• [Problem to work on] Each record must be output exactly and in full.

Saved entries
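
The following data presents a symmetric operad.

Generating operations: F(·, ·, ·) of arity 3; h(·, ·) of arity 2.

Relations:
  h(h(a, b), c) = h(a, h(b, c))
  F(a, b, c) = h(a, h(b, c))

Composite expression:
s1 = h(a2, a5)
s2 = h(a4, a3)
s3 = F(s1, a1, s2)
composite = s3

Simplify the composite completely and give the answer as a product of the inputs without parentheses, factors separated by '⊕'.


a2 ⊕ a5 ⊕ a1 ⊕ a4 ⊕ a3

All parenthesizations of F agree; list the a-inputs left to right.
h(a2, a5) linearizes to a2 ⊕ a5
h(a4, a3) linearizes to a4 ⊕ a3
F(h(a2, a5), a1, h(a4, a3)) linearizes to a2 ⊕ a5 ⊕ a1 ⊕ a4 ⊕ a3


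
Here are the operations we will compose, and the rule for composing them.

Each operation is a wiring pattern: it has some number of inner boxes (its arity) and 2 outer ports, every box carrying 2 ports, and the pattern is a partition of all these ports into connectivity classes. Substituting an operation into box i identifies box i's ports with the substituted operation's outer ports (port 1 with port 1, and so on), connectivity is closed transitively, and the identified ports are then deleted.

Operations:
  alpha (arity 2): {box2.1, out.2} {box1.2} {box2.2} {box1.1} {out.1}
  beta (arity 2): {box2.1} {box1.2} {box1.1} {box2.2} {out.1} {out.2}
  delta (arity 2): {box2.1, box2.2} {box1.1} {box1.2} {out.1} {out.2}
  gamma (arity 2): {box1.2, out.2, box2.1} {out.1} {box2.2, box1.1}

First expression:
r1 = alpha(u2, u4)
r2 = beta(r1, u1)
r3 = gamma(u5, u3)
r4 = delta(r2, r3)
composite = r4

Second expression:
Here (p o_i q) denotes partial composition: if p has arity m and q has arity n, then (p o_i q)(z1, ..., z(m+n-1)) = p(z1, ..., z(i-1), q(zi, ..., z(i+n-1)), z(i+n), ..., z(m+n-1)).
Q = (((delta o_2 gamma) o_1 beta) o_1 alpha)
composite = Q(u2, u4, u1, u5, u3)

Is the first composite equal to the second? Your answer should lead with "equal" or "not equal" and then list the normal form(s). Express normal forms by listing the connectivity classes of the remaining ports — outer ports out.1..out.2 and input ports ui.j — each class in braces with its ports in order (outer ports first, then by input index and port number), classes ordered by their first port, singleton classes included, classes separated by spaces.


equal: each reduces to {out.1} {out.2} {u1.1} {u1.2} {u2.1} {u2.2} {u3.1, u5.2} {u3.2, u5.1} {u4.1} {u4.2}

Reducing the first expression gives {out.1} {out.2} {u1.1} {u1.2} {u2.1} {u2.2} {u3.1, u5.2} {u3.2, u5.1} {u4.1} {u4.2}
Reducing the second expression gives {out.1} {out.2} {u1.1} {u1.2} {u2.1} {u2.2} {u3.1, u5.2} {u3.2, u5.1} {u4.1} {u4.2}
The forms coincide; equal.


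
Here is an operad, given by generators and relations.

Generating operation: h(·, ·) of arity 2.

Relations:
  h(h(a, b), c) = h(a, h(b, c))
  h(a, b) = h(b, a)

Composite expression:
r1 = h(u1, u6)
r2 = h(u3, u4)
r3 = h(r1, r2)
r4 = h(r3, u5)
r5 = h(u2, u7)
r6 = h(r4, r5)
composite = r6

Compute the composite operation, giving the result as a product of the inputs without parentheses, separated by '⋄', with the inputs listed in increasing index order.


u1 ⋄ u2 ⋄ u3 ⋄ u4 ⋄ u5 ⋄ u6 ⋄ u7

Reordering under h is free, so list the u-inputs canonically.
h(u1, u6) spells out as u1 ⋄ u6
h(u3, u4) spells out as u3 ⋄ u4
h(h(u1, u6), h(u3, u4)) spells out as u1 ⋄ u6 ⋄ u3 ⋄ u4
h(h(h(u1, u6), h(u3, u4)), u5) spells out as u1 ⋄ u6 ⋄ u3 ⋄ u4 ⋄ u5
h(u2, u7) spells out as u2 ⋄ u7
h(h(h(h(u1, u6), h(u3, u4)), u5), h(u2, u7)) spells out as u1 ⋄ u6 ⋄ u3 ⋄ u4 ⋄ u5 ⋄ u2 ⋄ u7
reordering the factors by index: u1 ⋄ u2 ⋄ u3 ⋄ u4 ⋄ u5 ⋄ u6 ⋄ u7


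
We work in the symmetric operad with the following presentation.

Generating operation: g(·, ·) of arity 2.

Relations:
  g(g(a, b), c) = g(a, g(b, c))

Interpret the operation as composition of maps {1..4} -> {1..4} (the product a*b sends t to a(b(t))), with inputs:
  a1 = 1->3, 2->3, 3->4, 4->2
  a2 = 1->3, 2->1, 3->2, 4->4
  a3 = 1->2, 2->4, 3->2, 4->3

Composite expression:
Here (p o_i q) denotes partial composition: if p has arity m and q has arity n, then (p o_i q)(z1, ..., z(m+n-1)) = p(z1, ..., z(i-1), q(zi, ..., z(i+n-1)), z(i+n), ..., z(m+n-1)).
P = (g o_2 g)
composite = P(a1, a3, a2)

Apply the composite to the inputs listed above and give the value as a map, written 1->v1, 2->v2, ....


1->3, 2->3, 3->2, 4->4

g(a3, a2) = 1->2, 2->2, 3->4, 4->3
g(a1, g(a3, a2)) = 1->3, 2->3, 3->2, 4->4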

• [Result below]
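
The following data presents a symmetric operad.

Generating operations: F(·, ·, ·) of arity 3; h(·, ·) of arity 2.

Relations:
  h(h(a, b), c) = h(a, h(b, c))
  F(a, b, c) = h(a, h(b, c))

Composite expression:
s1 = h(a2, a5)
s2 = h(a4, a3)
s3 = F(s1, a1, s2)
composite = s3

Simplify the composite completely and give the answer as a product of the inputs without parentheses, factors separated by '⊕'.


a2 ⊕ a5 ⊕ a1 ⊕ a4 ⊕ a3

All parenthesizations of F agree; list the a-inputs left to right.
h(a2, a5) linearizes to a2 ⊕ a5
h(a4, a3) linearizes to a4 ⊕ a3
F(h(a2, a5), a1, h(a4, a3)) linearizes to a2 ⊕ a5 ⊕ a1 ⊕ a4 ⊕ a3


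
Here are the operations we will compose, and the rule for composing them.

Each operation is a wiring pattern: it has some number of inner boxes (its arity) and 2 outer ports, every box carrying 2 ports, and the pattern is a partition of all these ports into connectivity classes. Substituting an operation into box i identifies box i's ports with the substituted operation's outer ports (port 1 with port 1, and so on), connectivity is closed transitively, and the identified ports are then deleted.

Operations:
  alpha (arity 2): {box2.1, out.2} {box1.2} {box2.2} {box1.1} {out.1}
  beta (arity 2): {box2.1} {box1.2} {box1.1} {box2.2} {out.1} {out.2}
  delta (arity 2): {box2.1, box2.2} {box1.1} {box1.2} {out.1} {out.2}
  gamma (arity 2): {box1.2, out.2, box2.1} {out.1} {box2.2, box1.1}

First expression:
r1 = alpha(u2, u4)
r2 = beta(r1, u1)
r3 = gamma(u5, u3)
r4 = delta(r2, r3)
composite = r4

Second expression:
Here (p o_i q) denotes partial composition: if p has arity m and q has arity n, then (p o_i q)(z1, ..., z(m+n-1)) = p(z1, ..., z(i-1), q(zi, ..., z(i+n-1)), z(i+n), ..., z(m+n-1)).
Q = (((delta o_2 gamma) o_1 beta) o_1 alpha)
composite = Q(u2, u4, u1, u5, u3)

Is the first composite equal to the second? Your answer should lead with "equal" or "not equal" and then list the normal form(s). Express normal forms by listing the connectivity classes of the remaining ports — outer ports out.1..out.2 and input ports ui.j — each class in braces with its ports in order (outer ports first, then by input index and port number), classes ordered by their first port, singleton classes included, classes separated by spaces.


equal: each reduces to {out.1} {out.2} {u1.1} {u1.2} {u2.1} {u2.2} {u3.1, u5.2} {u3.2, u5.1} {u4.1} {u4.2}

Reducing the first expression gives {out.1} {out.2} {u1.1} {u1.2} {u2.1} {u2.2} {u3.1, u5.2} {u3.2, u5.1} {u4.1} {u4.2}
Reducing the second expression gives {out.1} {out.2} {u1.1} {u1.2} {u2.1} {u2.2} {u3.1, u5.2} {u3.2, u5.1} {u4.1} {u4.2}
The forms coincide; equal.


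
Here is an operad, given by generators and relations.

Generating operation: h(·, ·) of arity 2.

Relations:
  h(h(a, b), c) = h(a, h(b, c))
  h(a, b) = h(b, a)

Composite expression:
r1 = h(u1, u6)
r2 = h(u3, u4)
r3 = h(r1, r2)
r4 = h(r3, u5)
r5 = h(u2, u7)
r6 = h(r4, r5)
composite = r6

Compute the composite operation, giving the result as a product of the inputs without parentheses, separated by '⋄', with the inputs listed in increasing index order.


u1 ⋄ u2 ⋄ u3 ⋄ u4 ⋄ u5 ⋄ u6 ⋄ u7

Reordering under h is free, so list the u-inputs canonically.
h(u1, u6) spells out as u1 ⋄ u6
h(u3, u4) spells out as u3 ⋄ u4
h(h(u1, u6), h(u3, u4)) spells out as u1 ⋄ u6 ⋄ u3 ⋄ u4
h(h(h(u1, u6), h(u3, u4)), u5) spells out as u1 ⋄ u6 ⋄ u3 ⋄ u4 ⋄ u5
h(u2, u7) spells out as u2 ⋄ u7
h(h(h(h(u1, u6), h(u3, u4)), u5), h(u2, u7)) spells out as u1 ⋄ u6 ⋄ u3 ⋄ u4 ⋄ u5 ⋄ u2 ⋄ u7
reordering the factors by index: u1 ⋄ u2 ⋄ u3 ⋄ u4 ⋄ u5 ⋄ u6 ⋄ u7


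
We work in the symmetric operad with the following presentation.

Generating operation: g(·, ·) of arity 2.

Relations:
  g(g(a, b), c) = g(a, g(b, c))

Interpret the operation as composition of maps {1..4} -> {1..4} (the product a*b sends t to a(b(t))), with inputs:
  a1 = 1->3, 2->3, 3->4, 4->2
  a2 = 1->3, 2->1, 3->2, 4->4
  a3 = 1->2, 2->4, 3->2, 4->3

Composite expression:
Here (p o_i q) denotes partial composition: if p has arity m and q has arity n, then (p o_i q)(z1, ..., z(m+n-1)) = p(z1, ..., z(i-1), q(zi, ..., z(i+n-1)), z(i+n), ..., z(m+n-1)).
P = (g o_2 g)
composite = P(a1, a3, a2)

Apply the composite to the inputs listed above and give the value as a map, written 1->v1, 2->v2, ....


1->3, 2->3, 3->2, 4->4

g(a3, a2) = 1->2, 2->2, 3->4, 4->3
g(a1, g(a3, a2)) = 1->3, 2->3, 3->2, 4->4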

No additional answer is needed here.